Top of INPUT MATERIAL

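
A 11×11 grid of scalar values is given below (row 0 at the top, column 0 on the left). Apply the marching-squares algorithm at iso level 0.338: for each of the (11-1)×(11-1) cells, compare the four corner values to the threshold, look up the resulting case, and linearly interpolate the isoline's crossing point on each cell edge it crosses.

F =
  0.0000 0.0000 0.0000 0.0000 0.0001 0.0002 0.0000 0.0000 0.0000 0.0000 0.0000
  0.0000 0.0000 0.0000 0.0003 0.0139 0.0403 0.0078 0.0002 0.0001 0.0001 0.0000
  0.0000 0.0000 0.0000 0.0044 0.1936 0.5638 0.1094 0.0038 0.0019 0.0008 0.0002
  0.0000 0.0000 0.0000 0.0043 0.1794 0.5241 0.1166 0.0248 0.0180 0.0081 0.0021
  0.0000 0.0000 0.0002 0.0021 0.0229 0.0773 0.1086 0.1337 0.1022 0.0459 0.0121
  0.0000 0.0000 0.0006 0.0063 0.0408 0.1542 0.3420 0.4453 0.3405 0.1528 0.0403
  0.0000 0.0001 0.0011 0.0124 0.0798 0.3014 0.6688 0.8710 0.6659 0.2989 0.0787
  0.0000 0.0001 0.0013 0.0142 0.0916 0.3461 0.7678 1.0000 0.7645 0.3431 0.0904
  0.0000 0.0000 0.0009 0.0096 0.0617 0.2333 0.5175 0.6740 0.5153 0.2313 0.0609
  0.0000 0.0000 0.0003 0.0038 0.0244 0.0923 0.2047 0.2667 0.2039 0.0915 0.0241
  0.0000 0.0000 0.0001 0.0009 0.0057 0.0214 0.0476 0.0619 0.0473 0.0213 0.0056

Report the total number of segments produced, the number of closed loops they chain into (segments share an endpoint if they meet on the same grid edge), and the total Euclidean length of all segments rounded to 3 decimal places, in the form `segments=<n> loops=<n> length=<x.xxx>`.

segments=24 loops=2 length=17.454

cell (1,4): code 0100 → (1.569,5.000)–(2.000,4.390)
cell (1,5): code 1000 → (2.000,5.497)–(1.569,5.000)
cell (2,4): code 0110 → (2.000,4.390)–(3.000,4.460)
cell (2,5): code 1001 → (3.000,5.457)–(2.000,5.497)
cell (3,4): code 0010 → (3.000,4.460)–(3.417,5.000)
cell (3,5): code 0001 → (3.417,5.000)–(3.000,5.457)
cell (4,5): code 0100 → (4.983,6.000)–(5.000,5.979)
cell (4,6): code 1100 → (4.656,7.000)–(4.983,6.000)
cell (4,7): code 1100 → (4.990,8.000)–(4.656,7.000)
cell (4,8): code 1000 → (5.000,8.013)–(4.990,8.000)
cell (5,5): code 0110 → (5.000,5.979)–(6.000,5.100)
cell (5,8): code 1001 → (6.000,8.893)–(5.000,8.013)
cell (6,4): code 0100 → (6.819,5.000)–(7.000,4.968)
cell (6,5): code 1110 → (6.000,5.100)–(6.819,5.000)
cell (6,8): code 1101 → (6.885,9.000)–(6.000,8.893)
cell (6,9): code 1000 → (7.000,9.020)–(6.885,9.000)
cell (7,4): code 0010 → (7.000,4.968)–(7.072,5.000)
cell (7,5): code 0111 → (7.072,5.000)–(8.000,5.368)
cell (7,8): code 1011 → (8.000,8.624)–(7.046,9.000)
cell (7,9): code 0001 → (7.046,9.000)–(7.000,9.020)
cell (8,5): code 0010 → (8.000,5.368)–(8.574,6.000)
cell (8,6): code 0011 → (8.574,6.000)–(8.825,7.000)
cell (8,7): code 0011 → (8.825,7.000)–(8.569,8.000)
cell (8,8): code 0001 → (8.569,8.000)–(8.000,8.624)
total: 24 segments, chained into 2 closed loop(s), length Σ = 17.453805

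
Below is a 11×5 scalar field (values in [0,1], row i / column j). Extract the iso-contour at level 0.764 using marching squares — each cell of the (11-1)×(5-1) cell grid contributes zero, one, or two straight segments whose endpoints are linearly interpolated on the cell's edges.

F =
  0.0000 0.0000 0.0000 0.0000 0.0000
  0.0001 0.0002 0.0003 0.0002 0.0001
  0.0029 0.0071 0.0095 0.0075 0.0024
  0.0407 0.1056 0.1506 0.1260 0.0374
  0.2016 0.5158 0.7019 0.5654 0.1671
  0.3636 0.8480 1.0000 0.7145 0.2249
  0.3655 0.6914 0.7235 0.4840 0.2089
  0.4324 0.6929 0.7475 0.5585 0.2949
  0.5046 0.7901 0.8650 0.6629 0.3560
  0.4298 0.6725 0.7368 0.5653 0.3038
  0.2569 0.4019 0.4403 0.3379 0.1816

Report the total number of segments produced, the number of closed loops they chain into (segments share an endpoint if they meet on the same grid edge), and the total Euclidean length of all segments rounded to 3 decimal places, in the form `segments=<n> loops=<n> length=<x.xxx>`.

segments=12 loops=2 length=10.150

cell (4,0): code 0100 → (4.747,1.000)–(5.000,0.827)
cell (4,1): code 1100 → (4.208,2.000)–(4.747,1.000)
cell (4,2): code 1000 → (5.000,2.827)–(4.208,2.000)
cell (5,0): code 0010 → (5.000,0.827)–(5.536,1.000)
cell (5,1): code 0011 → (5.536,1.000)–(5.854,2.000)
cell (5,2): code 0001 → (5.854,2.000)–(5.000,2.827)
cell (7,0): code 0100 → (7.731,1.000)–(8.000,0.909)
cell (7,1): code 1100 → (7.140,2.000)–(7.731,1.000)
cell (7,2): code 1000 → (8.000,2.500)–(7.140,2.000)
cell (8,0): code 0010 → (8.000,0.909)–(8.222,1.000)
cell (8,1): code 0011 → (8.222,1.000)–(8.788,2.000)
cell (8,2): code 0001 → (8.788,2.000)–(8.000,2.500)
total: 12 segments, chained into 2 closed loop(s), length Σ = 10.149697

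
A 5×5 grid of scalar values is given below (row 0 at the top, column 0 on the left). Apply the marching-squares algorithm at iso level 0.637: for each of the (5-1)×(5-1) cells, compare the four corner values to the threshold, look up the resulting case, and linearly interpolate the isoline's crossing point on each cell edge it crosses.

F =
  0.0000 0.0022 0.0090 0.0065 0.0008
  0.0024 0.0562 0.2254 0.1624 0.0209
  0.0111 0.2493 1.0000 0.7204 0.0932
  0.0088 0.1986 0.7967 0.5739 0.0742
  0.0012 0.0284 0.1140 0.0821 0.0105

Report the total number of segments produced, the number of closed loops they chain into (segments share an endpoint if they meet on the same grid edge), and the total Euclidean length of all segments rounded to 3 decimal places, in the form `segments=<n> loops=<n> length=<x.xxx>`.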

Bottom of INPUT MATERIAL

▶ _YOUR TASK_:
Exactly as written above, set down the whole listing again.

▶ _REPLY_:
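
A 11×11 grid of scalar values is given below (row 0 at the top, column 0 on the left). Apply the marching-squares algorithm at iso level 0.338: for each of the (11-1)×(11-1) cells, compare the four corner values to the threshold, look up the resulting case, and linearly interpolate the isoline's crossing point on each cell edge it crosses.

F =
  0.0000 0.0000 0.0000 0.0000 0.0001 0.0002 0.0000 0.0000 0.0000 0.0000 0.0000
  0.0000 0.0000 0.0000 0.0003 0.0139 0.0403 0.0078 0.0002 0.0001 0.0001 0.0000
  0.0000 0.0000 0.0000 0.0044 0.1936 0.5638 0.1094 0.0038 0.0019 0.0008 0.0002
  0.0000 0.0000 0.0000 0.0043 0.1794 0.5241 0.1166 0.0248 0.0180 0.0081 0.0021
  0.0000 0.0000 0.0002 0.0021 0.0229 0.0773 0.1086 0.1337 0.1022 0.0459 0.0121
  0.0000 0.0000 0.0006 0.0063 0.0408 0.1542 0.3420 0.4453 0.3405 0.1528 0.0403
  0.0000 0.0001 0.0011 0.0124 0.0798 0.3014 0.6688 0.8710 0.6659 0.2989 0.0787
  0.0000 0.0001 0.0013 0.0142 0.0916 0.3461 0.7678 1.0000 0.7645 0.3431 0.0904
  0.0000 0.0000 0.0009 0.0096 0.0617 0.2333 0.5175 0.6740 0.5153 0.2313 0.0609
  0.0000 0.0000 0.0003 0.0038 0.0244 0.0923 0.2047 0.2667 0.2039 0.0915 0.0241
  0.0000 0.0000 0.0001 0.0009 0.0057 0.0214 0.0476 0.0619 0.0473 0.0213 0.0056

Report the total number of segments produced, the number of closed loops they chain into (segments share an endpoint if they meet on the same grid edge), and the total Euclidean length of all segments rounded to 3 decimal places, in the form `segments=<n> loops=<n> length=<x.xxx>`.

segments=24 loops=2 length=17.454

cell (1,4): code 0100 → (1.569,5.000)–(2.000,4.390)
cell (1,5): code 1000 → (2.000,5.497)–(1.569,5.000)
cell (2,4): code 0110 → (2.000,4.390)–(3.000,4.460)
cell (2,5): code 1001 → (3.000,5.457)–(2.000,5.497)
cell (3,4): code 0010 → (3.000,4.460)–(3.417,5.000)
cell (3,5): code 0001 → (3.417,5.000)–(3.000,5.457)
cell (4,5): code 0100 → (4.983,6.000)–(5.000,5.979)
cell (4,6): code 1100 → (4.656,7.000)–(4.983,6.000)
cell (4,7): code 1100 → (4.990,8.000)–(4.656,7.000)
cell (4,8): code 1000 → (5.000,8.013)–(4.990,8.000)
cell (5,5): code 0110 → (5.000,5.979)–(6.000,5.100)
cell (5,8): code 1001 → (6.000,8.893)–(5.000,8.013)
cell (6,4): code 0100 → (6.819,5.000)–(7.000,4.968)
cell (6,5): code 1110 → (6.000,5.100)–(6.819,5.000)
cell (6,8): code 1101 → (6.885,9.000)–(6.000,8.893)
cell (6,9): code 1000 → (7.000,9.020)–(6.885,9.000)
cell (7,4): code 0010 → (7.000,4.968)–(7.072,5.000)
cell (7,5): code 0111 → (7.072,5.000)–(8.000,5.368)
cell (7,8): code 1011 → (8.000,8.624)–(7.046,9.000)
cell (7,9): code 0001 → (7.046,9.000)–(7.000,9.020)
cell (8,5): code 0010 → (8.000,5.368)–(8.574,6.000)
cell (8,6): code 0011 → (8.574,6.000)–(8.825,7.000)
cell (8,7): code 0011 → (8.825,7.000)–(8.569,8.000)
cell (8,8): code 0001 → (8.569,8.000)–(8.000,8.624)
total: 24 segments, chained into 2 closed loop(s), length Σ = 17.453805

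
Below is a 11×5 scalar field (values in [0,1], row i / column j). Extract the iso-contour at level 0.764 using marching squares — each cell of the (11-1)×(5-1) cell grid contributes zero, one, or two straight segments whose endpoints are linearly interpolated on the cell's edges.

F =
  0.0000 0.0000 0.0000 0.0000 0.0000
  0.0001 0.0002 0.0003 0.0002 0.0001
  0.0029 0.0071 0.0095 0.0075 0.0024
  0.0407 0.1056 0.1506 0.1260 0.0374
  0.2016 0.5158 0.7019 0.5654 0.1671
  0.3636 0.8480 1.0000 0.7145 0.2249
  0.3655 0.6914 0.7235 0.4840 0.2089
  0.4324 0.6929 0.7475 0.5585 0.2949
  0.5046 0.7901 0.8650 0.6629 0.3560
  0.4298 0.6725 0.7368 0.5653 0.3038
  0.2569 0.4019 0.4403 0.3379 0.1816

Report the total number of segments produced, the number of closed loops they chain into (segments share an endpoint if they meet on the same grid edge), and the total Euclidean length of all segments rounded to 3 decimal places, in the form `segments=<n> loops=<n> length=<x.xxx>`.

segments=12 loops=2 length=10.150

cell (4,0): code 0100 → (4.747,1.000)–(5.000,0.827)
cell (4,1): code 1100 → (4.208,2.000)–(4.747,1.000)
cell (4,2): code 1000 → (5.000,2.827)–(4.208,2.000)
cell (5,0): code 0010 → (5.000,0.827)–(5.536,1.000)
cell (5,1): code 0011 → (5.536,1.000)–(5.854,2.000)
cell (5,2): code 0001 → (5.854,2.000)–(5.000,2.827)
cell (7,0): code 0100 → (7.731,1.000)–(8.000,0.909)
cell (7,1): code 1100 → (7.140,2.000)–(7.731,1.000)
cell (7,2): code 1000 → (8.000,2.500)–(7.140,2.000)
cell (8,0): code 0010 → (8.000,0.909)–(8.222,1.000)
cell (8,1): code 0011 → (8.222,1.000)–(8.788,2.000)
cell (8,2): code 0001 → (8.788,2.000)–(8.000,2.500)
total: 12 segments, chained into 2 closed loop(s), length Σ = 10.149697

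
A 5×5 grid of scalar values is given below (row 0 at the top, column 0 on the left). Apply the marching-squares algorithm at iso level 0.637: for each of the (5-1)×(5-1) cells, compare the four corner values to the threshold, look up the resulting case, and linearly interpolate the isoline's crossing point on each cell edge it crosses.

F =
  0.0000 0.0022 0.0090 0.0065 0.0008
  0.0024 0.0562 0.2254 0.1624 0.0209
  0.0111 0.2493 1.0000 0.7204 0.0932
  0.0088 0.1986 0.7967 0.5739 0.0742
  0.0012 0.0284 0.1140 0.0821 0.0105

Report the total number of segments produced, the number of closed loops they chain into (segments share an endpoint if they meet on the same grid edge), and the total Euclidean length of all segments rounded to 3 decimal places, in the form `segments=<n> loops=<n> length=<x.xxx>`.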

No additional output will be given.